[Collection entries]

· · · ·

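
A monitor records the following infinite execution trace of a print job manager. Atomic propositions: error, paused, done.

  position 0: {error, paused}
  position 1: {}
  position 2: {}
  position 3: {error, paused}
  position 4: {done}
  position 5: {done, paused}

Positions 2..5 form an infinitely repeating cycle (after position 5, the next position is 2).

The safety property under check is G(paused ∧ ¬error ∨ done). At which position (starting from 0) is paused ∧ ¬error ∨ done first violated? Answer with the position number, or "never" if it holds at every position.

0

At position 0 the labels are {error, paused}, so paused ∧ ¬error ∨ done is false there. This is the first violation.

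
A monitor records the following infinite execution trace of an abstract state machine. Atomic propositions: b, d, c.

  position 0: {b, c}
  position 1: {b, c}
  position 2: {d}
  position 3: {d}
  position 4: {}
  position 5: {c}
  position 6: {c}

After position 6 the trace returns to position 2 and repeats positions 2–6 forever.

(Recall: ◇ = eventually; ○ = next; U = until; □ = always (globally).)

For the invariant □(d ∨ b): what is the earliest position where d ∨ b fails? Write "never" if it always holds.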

· · · ·

The required output is every line above from the one with "The safety property" down to the one with "(Recall: ◇ = eventually;", restated word for word, ends included.

● **Task answer**
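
The safety property under check is G(paused ∧ ¬error ∨ done). At which position (starting from 0) is paused ∧ ¬error ∨ done first violated? Answer with the position number, or "never" if it holds at every position.

0

At position 0 the labels are {error, paused}, so paused ∧ ¬error ∨ done is false there. This is the first violation.

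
A monitor records the following infinite execution trace of an abstract state machine. Atomic propositions: b, d, c.

  position 0: {b, c}
  position 1: {b, c}
  position 2: {d}
  position 3: {d}
  position 4: {}
  position 5: {c}
  position 6: {c}

After position 6 the trace returns to position 2 and repeats positions 2–6 forever.

(Recall: ◇ = eventually; ○ = next; U = until; □ = always (globally).)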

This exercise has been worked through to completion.